* INFORMATION SUPPLIED
◆ ◆ ◆

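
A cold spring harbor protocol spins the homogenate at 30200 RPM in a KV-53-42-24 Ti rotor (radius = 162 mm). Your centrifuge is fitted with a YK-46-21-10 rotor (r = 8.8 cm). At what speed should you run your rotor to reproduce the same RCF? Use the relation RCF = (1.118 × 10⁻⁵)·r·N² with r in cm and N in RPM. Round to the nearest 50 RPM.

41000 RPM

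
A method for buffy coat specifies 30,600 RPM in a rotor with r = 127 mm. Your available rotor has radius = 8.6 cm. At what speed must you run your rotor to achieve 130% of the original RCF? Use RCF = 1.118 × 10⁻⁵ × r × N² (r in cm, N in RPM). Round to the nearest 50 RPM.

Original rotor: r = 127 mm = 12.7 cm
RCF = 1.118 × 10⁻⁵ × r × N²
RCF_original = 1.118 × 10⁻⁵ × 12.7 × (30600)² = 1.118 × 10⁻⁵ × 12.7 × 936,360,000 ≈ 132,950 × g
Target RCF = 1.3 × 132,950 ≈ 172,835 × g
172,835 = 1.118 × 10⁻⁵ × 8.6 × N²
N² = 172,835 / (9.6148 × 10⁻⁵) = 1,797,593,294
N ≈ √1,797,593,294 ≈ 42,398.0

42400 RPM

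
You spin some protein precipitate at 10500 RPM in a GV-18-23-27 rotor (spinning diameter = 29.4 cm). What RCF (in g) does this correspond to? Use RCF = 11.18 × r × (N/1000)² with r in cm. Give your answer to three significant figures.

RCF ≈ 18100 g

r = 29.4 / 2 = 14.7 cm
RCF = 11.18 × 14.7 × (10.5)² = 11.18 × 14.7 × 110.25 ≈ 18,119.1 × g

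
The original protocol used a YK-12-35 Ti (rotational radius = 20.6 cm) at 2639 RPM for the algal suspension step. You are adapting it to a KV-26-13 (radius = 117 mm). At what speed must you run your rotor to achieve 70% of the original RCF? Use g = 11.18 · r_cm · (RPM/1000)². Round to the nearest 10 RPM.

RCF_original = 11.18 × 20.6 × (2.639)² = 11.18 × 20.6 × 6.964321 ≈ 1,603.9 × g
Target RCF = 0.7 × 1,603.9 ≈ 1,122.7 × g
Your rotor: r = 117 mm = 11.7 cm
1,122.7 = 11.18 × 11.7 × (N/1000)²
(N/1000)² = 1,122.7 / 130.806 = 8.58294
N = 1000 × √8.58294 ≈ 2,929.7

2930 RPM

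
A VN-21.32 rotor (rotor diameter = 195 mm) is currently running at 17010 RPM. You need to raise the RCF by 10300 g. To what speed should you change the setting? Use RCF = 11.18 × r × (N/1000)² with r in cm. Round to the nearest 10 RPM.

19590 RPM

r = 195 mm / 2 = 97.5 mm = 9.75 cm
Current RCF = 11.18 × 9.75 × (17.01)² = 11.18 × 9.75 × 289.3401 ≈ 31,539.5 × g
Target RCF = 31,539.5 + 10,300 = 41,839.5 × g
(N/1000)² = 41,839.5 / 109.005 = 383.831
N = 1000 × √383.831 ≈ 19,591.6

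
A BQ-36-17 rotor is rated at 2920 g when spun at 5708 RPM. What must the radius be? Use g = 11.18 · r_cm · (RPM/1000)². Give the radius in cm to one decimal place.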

◆ ◆ ◆

* EXERCISE AIM
From the line that contains "A VN-21.32 rotor" through the end of the records above, print every line exactly and nothing else.

* SOLVED PROBLEM
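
A VN-21.32 rotor (rotor diameter = 195 mm) is currently running at 17010 RPM. You need to raise the RCF by 10300 g. To what speed should you change the setting? Use RCF = 11.18 × r × (N/1000)² with r in cm. Round to the nearest 10 RPM.

19590 RPM

r = 195 mm / 2 = 97.5 mm = 9.75 cm
Current RCF = 11.18 × 9.75 × (17.01)² = 11.18 × 9.75 × 289.3401 ≈ 31,539.5 × g
Target RCF = 31,539.5 + 10,300 = 41,839.5 × g
(N/1000)² = 41,839.5 / 109.005 = 383.831
N = 1000 × √383.831 ≈ 19,591.6

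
A BQ-36-17 rotor is rated at 2920 g when spun at 5708 RPM. What must the radius be? Use g = 11.18 · r_cm · (RPM/1000)². Give the radius in cm to one decimal place.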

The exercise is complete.